**Problem requirements:**
The answer must be every line below that holds the word "produces".

[Stored data entries]
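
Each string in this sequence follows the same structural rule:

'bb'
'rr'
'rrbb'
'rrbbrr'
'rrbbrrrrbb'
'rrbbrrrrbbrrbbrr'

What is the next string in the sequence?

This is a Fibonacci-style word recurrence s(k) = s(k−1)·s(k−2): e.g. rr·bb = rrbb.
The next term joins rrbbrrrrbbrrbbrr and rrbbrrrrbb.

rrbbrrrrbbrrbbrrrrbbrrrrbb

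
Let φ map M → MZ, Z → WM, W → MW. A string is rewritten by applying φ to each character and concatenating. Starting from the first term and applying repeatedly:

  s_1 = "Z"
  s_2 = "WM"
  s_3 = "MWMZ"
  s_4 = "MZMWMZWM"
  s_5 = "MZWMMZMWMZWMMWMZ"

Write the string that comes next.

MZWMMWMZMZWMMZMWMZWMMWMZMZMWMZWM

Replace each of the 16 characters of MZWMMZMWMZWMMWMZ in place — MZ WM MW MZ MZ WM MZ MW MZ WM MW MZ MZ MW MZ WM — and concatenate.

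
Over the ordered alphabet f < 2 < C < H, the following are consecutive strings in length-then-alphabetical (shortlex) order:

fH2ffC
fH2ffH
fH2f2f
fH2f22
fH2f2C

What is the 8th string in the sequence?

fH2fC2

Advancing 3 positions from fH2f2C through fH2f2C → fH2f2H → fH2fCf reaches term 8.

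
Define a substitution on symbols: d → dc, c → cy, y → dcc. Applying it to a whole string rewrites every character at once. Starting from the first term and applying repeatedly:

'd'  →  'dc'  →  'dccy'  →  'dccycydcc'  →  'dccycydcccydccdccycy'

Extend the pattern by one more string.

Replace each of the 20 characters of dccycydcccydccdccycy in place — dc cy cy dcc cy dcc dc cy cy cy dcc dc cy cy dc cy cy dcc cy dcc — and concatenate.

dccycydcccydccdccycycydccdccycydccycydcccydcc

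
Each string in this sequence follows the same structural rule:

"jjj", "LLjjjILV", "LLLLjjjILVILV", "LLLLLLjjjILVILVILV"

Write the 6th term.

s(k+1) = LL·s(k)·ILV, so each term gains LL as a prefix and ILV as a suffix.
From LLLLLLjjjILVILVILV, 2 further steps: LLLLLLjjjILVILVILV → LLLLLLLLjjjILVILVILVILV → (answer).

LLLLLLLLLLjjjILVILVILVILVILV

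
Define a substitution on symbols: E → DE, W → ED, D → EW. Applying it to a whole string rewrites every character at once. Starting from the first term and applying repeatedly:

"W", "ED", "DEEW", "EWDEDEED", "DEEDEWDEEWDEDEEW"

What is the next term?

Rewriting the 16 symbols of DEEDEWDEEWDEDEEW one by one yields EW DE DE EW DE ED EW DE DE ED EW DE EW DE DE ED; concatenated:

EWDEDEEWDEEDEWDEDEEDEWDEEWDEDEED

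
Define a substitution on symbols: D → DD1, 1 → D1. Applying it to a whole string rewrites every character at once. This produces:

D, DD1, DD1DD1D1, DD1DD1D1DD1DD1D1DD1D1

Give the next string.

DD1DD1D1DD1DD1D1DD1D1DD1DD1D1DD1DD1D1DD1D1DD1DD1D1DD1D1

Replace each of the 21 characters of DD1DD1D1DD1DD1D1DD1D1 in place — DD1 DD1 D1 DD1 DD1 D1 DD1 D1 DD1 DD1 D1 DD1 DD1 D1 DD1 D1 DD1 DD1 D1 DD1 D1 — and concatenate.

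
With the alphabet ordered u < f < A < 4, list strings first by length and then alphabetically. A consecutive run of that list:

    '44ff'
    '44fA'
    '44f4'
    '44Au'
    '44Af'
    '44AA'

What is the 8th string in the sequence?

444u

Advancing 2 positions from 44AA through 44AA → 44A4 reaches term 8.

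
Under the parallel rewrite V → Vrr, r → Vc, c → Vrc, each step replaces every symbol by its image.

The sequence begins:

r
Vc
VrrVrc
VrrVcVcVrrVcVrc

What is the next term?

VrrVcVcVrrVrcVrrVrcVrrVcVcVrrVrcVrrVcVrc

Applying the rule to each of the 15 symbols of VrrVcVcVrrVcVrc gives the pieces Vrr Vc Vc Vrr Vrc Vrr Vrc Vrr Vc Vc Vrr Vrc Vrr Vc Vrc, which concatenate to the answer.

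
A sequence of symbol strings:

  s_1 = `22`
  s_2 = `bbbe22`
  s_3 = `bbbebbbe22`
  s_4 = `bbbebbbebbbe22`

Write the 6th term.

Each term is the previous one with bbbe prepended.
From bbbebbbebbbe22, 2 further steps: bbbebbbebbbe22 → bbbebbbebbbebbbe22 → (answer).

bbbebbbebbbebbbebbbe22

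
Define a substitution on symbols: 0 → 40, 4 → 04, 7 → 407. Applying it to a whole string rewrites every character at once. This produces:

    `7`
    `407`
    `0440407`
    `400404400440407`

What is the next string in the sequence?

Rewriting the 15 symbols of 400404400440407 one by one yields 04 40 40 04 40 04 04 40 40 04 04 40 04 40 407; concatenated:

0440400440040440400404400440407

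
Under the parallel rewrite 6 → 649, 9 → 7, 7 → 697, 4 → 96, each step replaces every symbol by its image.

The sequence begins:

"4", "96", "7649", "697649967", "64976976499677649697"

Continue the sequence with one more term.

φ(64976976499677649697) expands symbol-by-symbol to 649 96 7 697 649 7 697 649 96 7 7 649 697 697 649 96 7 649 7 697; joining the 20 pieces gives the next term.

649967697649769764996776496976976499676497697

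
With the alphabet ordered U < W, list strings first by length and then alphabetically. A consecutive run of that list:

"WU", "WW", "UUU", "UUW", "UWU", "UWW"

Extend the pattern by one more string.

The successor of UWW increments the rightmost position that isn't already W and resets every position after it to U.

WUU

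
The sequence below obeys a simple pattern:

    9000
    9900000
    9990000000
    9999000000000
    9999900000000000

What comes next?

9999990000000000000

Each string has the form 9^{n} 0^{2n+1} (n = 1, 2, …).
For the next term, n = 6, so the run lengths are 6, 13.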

**Task response:**
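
Define a substitution on symbols: D → DD1, 1 → D1. Applying it to a whole string rewrites every character at once. This produces:
Define a substitution on symbols: 0 → 40, 4 → 04, 7 → 407. Applying it to a whole string rewrites every character at once. This produces: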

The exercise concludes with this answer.